[[ Exercise materials open ]]
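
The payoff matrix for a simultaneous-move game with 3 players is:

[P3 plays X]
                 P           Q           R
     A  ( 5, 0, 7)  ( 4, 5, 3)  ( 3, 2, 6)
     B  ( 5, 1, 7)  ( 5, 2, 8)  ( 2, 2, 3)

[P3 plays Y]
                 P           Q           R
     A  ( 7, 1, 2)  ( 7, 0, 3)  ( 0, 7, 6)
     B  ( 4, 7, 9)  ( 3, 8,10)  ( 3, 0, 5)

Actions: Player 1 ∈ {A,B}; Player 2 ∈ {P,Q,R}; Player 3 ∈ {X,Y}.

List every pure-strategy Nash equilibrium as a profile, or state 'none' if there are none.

Equilibria: none

(A,P,X): not NE [P2→Q gives 5>0]
(A,P,Y): not NE [P2→R gives 7>1; P3→X gives 7>2]
(A,Q,X): not NE [P1→B gives 5>4]
(A,Q,Y): not NE [P2→R gives 7>0]
(A,R,X): not NE [P2→Q gives 5>2]
(A,R,Y): not NE [P1→B gives 3>0]
(B,P,X): not NE [P2→R gives 2>1; P3→Y gives 9>7]
(B,P,Y): not NE [P1→A gives 7>4; P2→Q gives 8>7]
(B,Q,X): not NE [P3→Y gives 10>8]
(B,Q,Y): not NE [P1→A gives 7>3]
(B,R,X): not NE [P1→A gives 3>2; P3→Y gives 5>3]
(B,R,Y): not NE [P2→Q gives 8>0]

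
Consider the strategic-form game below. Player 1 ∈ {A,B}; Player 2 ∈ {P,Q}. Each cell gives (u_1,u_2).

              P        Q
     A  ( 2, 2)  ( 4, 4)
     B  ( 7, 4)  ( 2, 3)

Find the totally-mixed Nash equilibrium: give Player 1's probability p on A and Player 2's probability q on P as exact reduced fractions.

(p,q) = (1/3, 2/7)

P1 indiff ⇒ q·2+(1-q)·4 = q·7+(1-q)·2 ⇒ q(-5) = (1-q)(-2) ⇒ q = 2/7
P2 indiff ⇒ p·2+(1-p)·4 = p·4+(1-p)·3 ⇒ p(-2) = (1-p)(-1) ⇒ p = 1/3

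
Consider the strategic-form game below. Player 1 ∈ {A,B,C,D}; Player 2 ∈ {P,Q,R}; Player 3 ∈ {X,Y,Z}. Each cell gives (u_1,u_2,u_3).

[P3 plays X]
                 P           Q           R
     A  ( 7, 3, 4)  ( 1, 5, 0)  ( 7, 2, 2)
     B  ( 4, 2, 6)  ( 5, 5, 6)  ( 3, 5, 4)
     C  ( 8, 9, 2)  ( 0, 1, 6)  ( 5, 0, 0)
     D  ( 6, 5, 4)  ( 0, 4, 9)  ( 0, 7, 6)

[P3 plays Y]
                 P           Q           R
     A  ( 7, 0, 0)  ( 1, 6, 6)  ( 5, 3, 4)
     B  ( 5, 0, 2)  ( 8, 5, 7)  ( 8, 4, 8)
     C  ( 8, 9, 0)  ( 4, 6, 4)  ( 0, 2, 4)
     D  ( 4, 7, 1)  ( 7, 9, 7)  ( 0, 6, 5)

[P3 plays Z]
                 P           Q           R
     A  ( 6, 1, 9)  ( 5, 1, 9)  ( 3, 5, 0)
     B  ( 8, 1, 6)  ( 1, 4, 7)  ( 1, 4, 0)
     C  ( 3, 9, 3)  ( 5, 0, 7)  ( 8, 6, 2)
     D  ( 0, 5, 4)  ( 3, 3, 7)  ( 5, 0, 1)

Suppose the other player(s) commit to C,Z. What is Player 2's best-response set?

P2 best: {P}

u_2(P vs C,Z) = 9
u_2(Q vs C,Z) = 0
u_2(R vs C,Z) = 6
max payoff 9 at {P}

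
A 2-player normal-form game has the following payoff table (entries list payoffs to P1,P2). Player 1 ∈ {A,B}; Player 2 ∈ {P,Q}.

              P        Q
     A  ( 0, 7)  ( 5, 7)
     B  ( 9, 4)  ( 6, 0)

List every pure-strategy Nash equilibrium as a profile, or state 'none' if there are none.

Nash profiles: (B,P)

(A,P): not NE [P1→B gives 9>0]
(A,Q): not NE [P1→B gives 6>5]
(B,P): NE
(B,Q): not NE [P2→P gives 4>0]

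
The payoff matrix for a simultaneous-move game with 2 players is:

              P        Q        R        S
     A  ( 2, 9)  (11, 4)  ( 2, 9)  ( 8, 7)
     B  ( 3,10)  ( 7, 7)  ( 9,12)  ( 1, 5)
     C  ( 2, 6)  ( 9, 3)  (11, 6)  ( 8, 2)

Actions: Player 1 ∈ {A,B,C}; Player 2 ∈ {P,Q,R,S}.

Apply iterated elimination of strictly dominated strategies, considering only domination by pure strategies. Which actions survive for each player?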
[[ Exercise materials closed ]]
** Activity **
Can you restate every record above word for word?

** Solution to the problem **
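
The payoff matrix for a simultaneous-move game with 3 players is:

[P3 plays X]
                 P           Q           R
     A  ( 5, 0, 7)  ( 4, 5, 3)  ( 3, 2, 6)
     B  ( 5, 1, 7)  ( 5, 2, 8)  ( 2, 2, 3)

[P3 plays Y]
                 P           Q           R
     A  ( 7, 1, 2)  ( 7, 0, 3)  ( 0, 7, 6)
     B  ( 4, 7, 9)  ( 3, 8,10)  ( 3, 0, 5)

Actions: Player 1 ∈ {A,B}; Player 2 ∈ {P,Q,R}; Player 3 ∈ {X,Y}.

List every pure-strategy Nash equilibrium as a profile, or state 'none' if there are none.

Equilibria: none

(A,P,X): not NE [P2→Q gives 5>0]
(A,P,Y): not NE [P2→R gives 7>1; P3→X gives 7>2]
(A,Q,X): not NE [P1→B gives 5>4]
(A,Q,Y): not NE [P2→R gives 7>0]
(A,R,X): not NE [P2→Q gives 5>2]
(A,R,Y): not NE [P1→B gives 3>0]
(B,P,X): not NE [P2→R gives 2>1; P3→Y gives 9>7]
(B,P,Y): not NE [P1→A gives 7>4; P2→Q gives 8>7]
(B,Q,X): not NE [P3→Y gives 10>8]
(B,Q,Y): not NE [P1→A gives 7>3]
(B,R,X): not NE [P1→A gives 3>2; P3→Y gives 5>3]
(B,R,Y): not NE [P2→Q gives 8>0]

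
Consider the strategic-form game below. Player 1 ∈ {A,B}; Player 2 ∈ {P,Q}. Each cell gives (u_1,u_2).

              P        Q
     A  ( 2, 2)  ( 4, 4)
     B  ( 7, 4)  ( 2, 3)

Find the totally-mixed Nash equilibrium: give Player 1's probability p on A and Player 2's probability q on P as exact reduced fractions.

(p,q) = (1/3, 2/7)

P1 indiff ⇒ q·2+(1-q)·4 = q·7+(1-q)·2 ⇒ q(-5) = (1-q)(-2) ⇒ q = 2/7
P2 indiff ⇒ p·2+(1-p)·4 = p·4+(1-p)·3 ⇒ p(-2) = (1-p)(-1) ⇒ p = 1/3

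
Consider the strategic-form game below. Player 1 ∈ {A,B,C,D}; Player 2 ∈ {P,Q,R}; Player 3 ∈ {X,Y,Z}. Each cell gives (u_1,u_2,u_3).

[P3 plays X]
                 P           Q           R
     A  ( 7, 3, 4)  ( 1, 5, 0)  ( 7, 2, 2)
     B  ( 4, 2, 6)  ( 5, 5, 6)  ( 3, 5, 4)
     C  ( 8, 9, 2)  ( 0, 1, 6)  ( 5, 0, 0)
     D  ( 6, 5, 4)  ( 0, 4, 9)  ( 0, 7, 6)

[P3 plays Y]
                 P           Q           R
     A  ( 7, 0, 0)  ( 1, 6, 6)  ( 5, 3, 4)
     B  ( 5, 0, 2)  ( 8, 5, 7)  ( 8, 4, 8)
     C  ( 8, 9, 0)  ( 4, 6, 4)  ( 0, 2, 4)
     D  ( 4, 7, 1)  ( 7, 9, 7)  ( 0, 6, 5)

[P3 plays Z]
                 P           Q           R
     A  ( 6, 1, 9)  ( 5, 1, 9)  ( 3, 5, 0)
     B  ( 8, 1, 6)  ( 1, 4, 7)  ( 1, 4, 0)
     C  ( 3, 9, 3)  ( 5, 0, 7)  ( 8, 6, 2)
     D  ( 0, 5, 4)  ( 3, 3, 7)  ( 5, 0, 1)

Suppose the other player(s) commit to C,Z. What is Player 2's best-response set?

P2 best: {P}

u_2(P vs C,Z) = 9
u_2(Q vs C,Z) = 0
u_2(R vs C,Z) = 6
max payoff 9 at {P}

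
A 2-player normal-form game has the following payoff table (entries list payoffs to P1,P2). Player 1 ∈ {A,B}; Player 2 ∈ {P,Q}.

              P        Q
     A  ( 0, 7)  ( 5, 7)
     B  ( 9, 4)  ( 6, 0)

List every pure-strategy Nash equilibrium as a profile, or state 'none' if there are none.

Nash profiles: (B,P)

(A,P): not NE [P1→B gives 9>0]
(A,Q): not NE [P1→B gives 6>5]
(B,P): NE
(B,Q): not NE [P2→P gives 4>0]

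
The payoff matrix for a simultaneous-move game with 2 players is:

              P        Q        R        S
     A  ( 2, 9)  (11, 4)  ( 2, 9)  ( 8, 7)
     B  ( 3,10)  ( 7, 7)  ( 9,12)  ( 1, 5)
     C  ( 2, 6)  ( 9, 3)  (11, 6)  ( 8, 2)

Actions: Player 1 ∈ {A,B,C}; Player 2 ∈ {P,Q,R,S}.

Apply iterated elimination of strictly dominated strategies, considering only domination by pure strategies. Which actions survive for each player?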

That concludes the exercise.